**** RECORDS ****

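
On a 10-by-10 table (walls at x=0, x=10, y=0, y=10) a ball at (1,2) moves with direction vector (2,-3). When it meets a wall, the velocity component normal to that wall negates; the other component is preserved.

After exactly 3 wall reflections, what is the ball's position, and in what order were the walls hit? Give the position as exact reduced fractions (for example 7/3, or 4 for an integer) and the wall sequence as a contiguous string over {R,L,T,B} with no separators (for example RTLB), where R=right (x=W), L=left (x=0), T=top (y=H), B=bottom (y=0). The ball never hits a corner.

Final position: (10,17/2)
Wall sequence: BTR

1. t=2/3 → B at (7/3,0); v=(2,3)
2. t=10/3 → T at (9,10); v=(2,-3)
3. t=1/2 → R at (10,17/2); v=(-2,-3)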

****

- **TASK BRIEF**:
Would it be possible to reproduce all the entries exactly as they appear above?

- **ANSWER AREA**:
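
On a 10-by-10 table (walls at x=0, x=10, y=0, y=10) a ball at (1,2) moves with direction vector (2,-3). When it meets a wall, the velocity component normal to that wall negates; the other component is preserved.

After exactly 3 wall reflections, what is the ball's position, and in what order were the walls hit? Give the position as exact reduced fractions (for example 7/3, or 4 for an integer) and the wall sequence as a contiguous string over {R,L,T,B} with no separators (for example RTLB), where R=right (x=W), L=left (x=0), T=top (y=H), B=bottom (y=0). The ball never hits a corner.

Final position: (10,17/2)
Wall sequence: BTR

1. t=2/3 → B at (7/3,0); v=(2,3)
2. t=10/3 → T at (9,10); v=(2,-3)
3. t=1/2 → R at (10,17/2); v=(-2,-3)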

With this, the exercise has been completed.